#### EXERCISE
Repeat exactly, please, the opening lines of the data below, through and including the line where "1.9m - 0.4n = -10" sits.
--------------------
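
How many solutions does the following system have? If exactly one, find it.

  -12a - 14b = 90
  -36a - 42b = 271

no solution

Row-reduce:
R1 ← R1 / (-12).
R2 ← R2 + 36·R1.
Row 2 reduces to 0 = 1, a contradiction. The system is inconsistent.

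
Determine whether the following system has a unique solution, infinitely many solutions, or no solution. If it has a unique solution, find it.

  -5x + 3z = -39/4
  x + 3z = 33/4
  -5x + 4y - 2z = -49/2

Row-reduce the augmented matrix:
R1 ← R1 / (-5).
R2 ← R2 − 1·R1.
R3 ← R3 + 5·R1.
Swap R2 and R3.
R2 ← R2 / (4).
R3 ← R3 / (18/5).
R1 ← R1 + 3/5·R3.
R2 ← R2 + 5/4·R3.
Reading off the reduced rows gives x = 3, y = -3/2, z = 7/4.

x = 3, y = -3/2, z = 7/4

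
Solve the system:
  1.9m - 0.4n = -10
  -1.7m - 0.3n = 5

m = -4, n = 6

Row-reduce the augmented matrix:
R1 ← R1 / (19/10).
R2 ← R2 + 17/10·R1.
R2 ← R2 / (-25/38).
R1 ← R1 + 4/19·R2.
Reading off the reduced rows gives m = -4, n = 6.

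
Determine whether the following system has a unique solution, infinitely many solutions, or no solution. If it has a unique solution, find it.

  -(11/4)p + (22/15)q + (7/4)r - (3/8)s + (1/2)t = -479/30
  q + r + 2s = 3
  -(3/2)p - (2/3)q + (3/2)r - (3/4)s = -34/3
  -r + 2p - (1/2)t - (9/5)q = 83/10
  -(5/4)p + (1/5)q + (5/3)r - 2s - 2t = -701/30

no solution

Row-reduce:
R1 ← R1 / (-11/4).
R3 ← R3 + 3/2·R1.
R4 ← R4 − 2·R1.
R5 ← R5 + 5/4·R1.
R1 ← R1 + 8/15·R2.
R3 ← R3 + 22/15·R2.
R4 ← R4 + 11/15·R2.
R5 ← R5 + 7/15·R2.
R3 ← R3 / (332/165).
R1 ← R1 + 17/165·R3.
R2 ← R2 − 1·R3.
R4 ← R4 − 166/165·R3.
R5 ← R5 − 883/660·R3.
Swap R4 and R5.
R4 ← R4 / (-1237/498).
R1 ← R1 − 110/83·R4.
R2 ← R2 − 135/166·R4.
R3 ← R3 − 197/166·R4.
Row 5 reduces to 0 = -2, a contradiction. The system is inconsistent.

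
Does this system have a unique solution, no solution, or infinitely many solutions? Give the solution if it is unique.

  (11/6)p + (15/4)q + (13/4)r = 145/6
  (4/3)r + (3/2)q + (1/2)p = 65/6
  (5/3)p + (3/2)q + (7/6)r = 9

no solution

Row-reduce:
R1 ← R1 / (11/6).
R2 ← R2 − 1/2·R1.
R3 ← R3 − 5/3·R1.
R2 ← R2 / (21/44).
R1 ← R1 − 45/22·R2.
R3 ← R3 + 21/11·R2.
Row 3 reduces to 0 = 4, a contradiction. The system is inconsistent.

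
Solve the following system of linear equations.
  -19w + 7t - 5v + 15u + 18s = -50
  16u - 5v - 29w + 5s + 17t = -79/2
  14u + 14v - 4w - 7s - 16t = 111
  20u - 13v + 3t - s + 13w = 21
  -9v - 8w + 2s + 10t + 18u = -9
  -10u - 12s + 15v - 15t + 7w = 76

Row-reduce:
R1 ← R1 / (15).
R2 ← R2 − 16·R1.
R3 ← R3 − 14·R1.
R4 ← R4 − 20·R1.
R5 ← R5 − 18·R1.
R6 ← R6 + 10·R1.
R2 ← R2 / (1/3).
R1 ← R1 + 1/3·R2.
R3 ← R3 − 56/3·R2.
R4 ← R4 + 19/3·R2.
R5 ← R5 + 3·R2.
R6 ← R6 − 35/3·R2.
R3 ← R3 / (2514/5).
R1 ← R1 + 10·R3.
R2 ← R2 + 131/5·R3.
R4 ← R4 + 638/5·R3.
R5 ← R5 + 319/5·R3.
R6 ← R6 − 300·R3.
R4 ← R4 / (-124487/1257).
R1 ← R1 − 2944/1257·R4.
R2 ← R2 + 6043/2514·R4.
R3 ← R3 − 3857/2514·R4.
R5 ← R5 + 124487/2514·R4.
R6 ← R6 − 15393/419·R4.
Swap R5 and R6.
R5 ← R5 / (55276/124487).
R1 ← R1 + 33796/124487·R5.
R2 ← R2 + 150438/124487·R5.
R3 ← R3 + 72965/124487·R5.
R4 ← R4 + 42232/124487·R5.
Row 6 reduces to 0 = 1/4, a contradiction. The system is inconsistent.

no solution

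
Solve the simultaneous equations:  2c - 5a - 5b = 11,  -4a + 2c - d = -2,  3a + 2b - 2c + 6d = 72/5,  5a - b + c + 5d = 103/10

Row-reduce the augmented matrix:
R1 ← R1 / (-5).
R2 ← R2 + 4·R1.
R3 ← R3 − 3·R1.
R4 ← R4 − 5·R1.
R2 ← R2 / (4).
R1 ← R1 − 1·R2.
R3 ← R3 + 1·R2.
R4 ← R4 + 6·R2.
R3 ← R3 / (-7/10).
R1 ← R1 + 1/2·R3.
R2 ← R2 − 1/10·R3.
R4 ← R4 − 18/5·R3.
R4 ← R4 / (463/14).
R1 ← R1 + 27/7·R4.
R2 ← R2 − 4/7·R4.
R3 ← R3 + 115/14·R4.
Reading off the reduced rows gives a = -1, b = -9/5, c = -3/2, d = 3.

a = -1, b = -9/5, c = -3/2, d = 3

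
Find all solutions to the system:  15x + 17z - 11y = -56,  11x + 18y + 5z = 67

Row-reduce:
R1 ← R1 / (15).
R2 ← R2 − 11·R1.
R2 ← R2 / (391/15).
R1 ← R1 + 11/15·R2.
Rank is 2 with 3 unknowns, leaving z free.

infinitely many solutions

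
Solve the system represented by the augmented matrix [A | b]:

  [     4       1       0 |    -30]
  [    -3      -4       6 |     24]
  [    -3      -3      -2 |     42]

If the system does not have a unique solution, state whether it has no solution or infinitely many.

x_1 = -6, x_2 = -6, x_3 = -3

Row-reduce the augmented matrix:
R1 ← R1 / (4).
R2 ← R2 + 3·R1.
R3 ← R3 + 3·R1.
R2 ← R2 / (-13/4).
R1 ← R1 − 1/4·R2.
R3 ← R3 + 9/4·R2.
R3 ← R3 / (-80/13).
R1 ← R1 − 6/13·R3.
R2 ← R2 + 24/13·R3.
Reading off the reduced rows gives x_1 = -6, x_2 = -6, x_3 = -3.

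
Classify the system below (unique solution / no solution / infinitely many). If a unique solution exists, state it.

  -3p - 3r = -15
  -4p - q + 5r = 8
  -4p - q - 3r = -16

Row-reduce the augmented matrix:
R1 ← R1 / (-3).
R2 ← R2 + 4·R1.
R3 ← R3 + 4·R1.
R2 ← R2 / (-1).
R3 ← R3 + 1·R2.
R3 ← R3 / (-8).
R1 ← R1 − 1·R3.
R2 ← R2 + 9·R3.
Reading off the reduced rows gives p = 2, q = -1, r = 3.

p = 2, q = -1, r = 3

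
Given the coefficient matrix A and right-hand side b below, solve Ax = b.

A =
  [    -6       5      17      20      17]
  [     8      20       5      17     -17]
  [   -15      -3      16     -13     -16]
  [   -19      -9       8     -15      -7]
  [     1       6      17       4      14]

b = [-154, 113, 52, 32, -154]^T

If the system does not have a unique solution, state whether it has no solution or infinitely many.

x_1 = -3, x_2 = 3, x_3 = -5, x_4 = 0, x_5 = -6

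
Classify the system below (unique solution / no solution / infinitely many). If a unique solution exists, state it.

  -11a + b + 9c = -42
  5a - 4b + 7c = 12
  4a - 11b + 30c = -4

Row-reduce:
R1 ← R1 / (-11).
R2 ← R2 − 5·R1.
R3 ← R3 − 4·R1.
R2 ← R2 / (-39/11).
R1 ← R1 + 1/11·R2.
R3 ← R3 + 117/11·R2.
Row 3 reduces to 0 = 2, a contradiction. The system is inconsistent.

no solution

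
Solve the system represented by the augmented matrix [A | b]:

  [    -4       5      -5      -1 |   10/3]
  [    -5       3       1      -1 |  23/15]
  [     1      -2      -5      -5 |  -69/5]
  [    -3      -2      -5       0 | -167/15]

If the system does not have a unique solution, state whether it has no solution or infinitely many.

Row-reduce the augmented matrix:
R1 ← R1 / (-4).
R2 ← R2 + 5·R1.
R3 ← R3 − 1·R1.
R4 ← R4 + 3·R1.
R2 ← R2 / (-13/4).
R1 ← R1 + 5/4·R2.
R3 ← R3 + 3/4·R2.
R4 ← R4 + 23/4·R2.
R3 ← R3 / (-103/13).
R1 ← R1 + 20/13·R3.
R2 ← R2 + 29/13·R3.
R4 ← R4 + 183/13·R3.
R4 ← R4 / (1003/103).
R1 ← R1 − 122/103·R4.
R2 ← R2 − 146/103·R4.
R3 ← R3 − 69/103·R4.
Reading off the reduced rows gives x_1 = 1, x_2 = 12/5, x_3 = 2/3, x_4 = 4/3.

x_1 = 1, x_2 = 12/5, x_3 = 2/3, x_4 = 4/3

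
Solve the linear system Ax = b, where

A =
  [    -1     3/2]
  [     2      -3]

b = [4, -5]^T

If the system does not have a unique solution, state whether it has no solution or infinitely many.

Row-reduce:
R1 ← R1 / (-1).
R2 ← R2 − 2·R1.
Row 2 reduces to 0 = 3, a contradiction. The system is inconsistent.

no solution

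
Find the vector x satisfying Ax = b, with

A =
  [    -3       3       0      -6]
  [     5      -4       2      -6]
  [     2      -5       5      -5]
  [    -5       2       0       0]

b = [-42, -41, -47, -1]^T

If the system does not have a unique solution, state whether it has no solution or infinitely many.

Row-reduce the augmented matrix:
R1 ← R1 / (-3).
R2 ← R2 − 5·R1.
R3 ← R3 − 2·R1.
R4 ← R4 + 5·R1.
R1 ← R1 + 1·R2.
R3 ← R3 + 3·R2.
R4 ← R4 + 3·R2.
R3 ← R3 / (11).
R1 ← R1 − 2·R3.
R2 ← R2 − 2·R3.
R4 ← R4 − 6·R3.
R4 ← R4 / (-76/11).
R1 ← R1 + 40/11·R4.
R2 ← R2 + 62/11·R4.
R3 ← R3 + 57/11·R4.
Reading off the reduced rows gives x_1 = -1, x_2 = -3, x_3 = -6, x_4 = 6.

x_1 = -1, x_2 = -3, x_3 = -6, x_4 = 6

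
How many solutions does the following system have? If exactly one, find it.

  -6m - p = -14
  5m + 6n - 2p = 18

Row-reduce:
R1 ← R1 / (-6).
R2 ← R2 − 5·R1.
R2 ← R2 / (6).
Rank is 2 with 3 unknowns, leaving p free.

infinitely many solutions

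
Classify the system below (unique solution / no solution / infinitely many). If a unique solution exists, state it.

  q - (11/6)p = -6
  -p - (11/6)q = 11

p = 0, q = -6

From equation 1: q = -6 + 11/6·p.
Substitute into equation 2 and solve: p = 0.
Then q = -6.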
--------------------
#### TASK SOLUTION
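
How many solutions does the following system have? If exactly one, find it.

  -12a - 14b = 90
  -36a - 42b = 271

no solution

Row-reduce:
R1 ← R1 / (-12).
R2 ← R2 + 36·R1.
Row 2 reduces to 0 = 1, a contradiction. The system is inconsistent.

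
Determine whether the following system has a unique solution, infinitely many solutions, or no solution. If it has a unique solution, find it.

  -5x + 3z = -39/4
  x + 3z = 33/4
  -5x + 4y - 2z = -49/2

Row-reduce the augmented matrix:
R1 ← R1 / (-5).
R2 ← R2 − 1·R1.
R3 ← R3 + 5·R1.
Swap R2 and R3.
R2 ← R2 / (4).
R3 ← R3 / (18/5).
R1 ← R1 + 3/5·R3.
R2 ← R2 + 5/4·R3.
Reading off the reduced rows gives x = 3, y = -3/2, z = 7/4.

x = 3, y = -3/2, z = 7/4

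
Solve the system:
  1.9m - 0.4n = -10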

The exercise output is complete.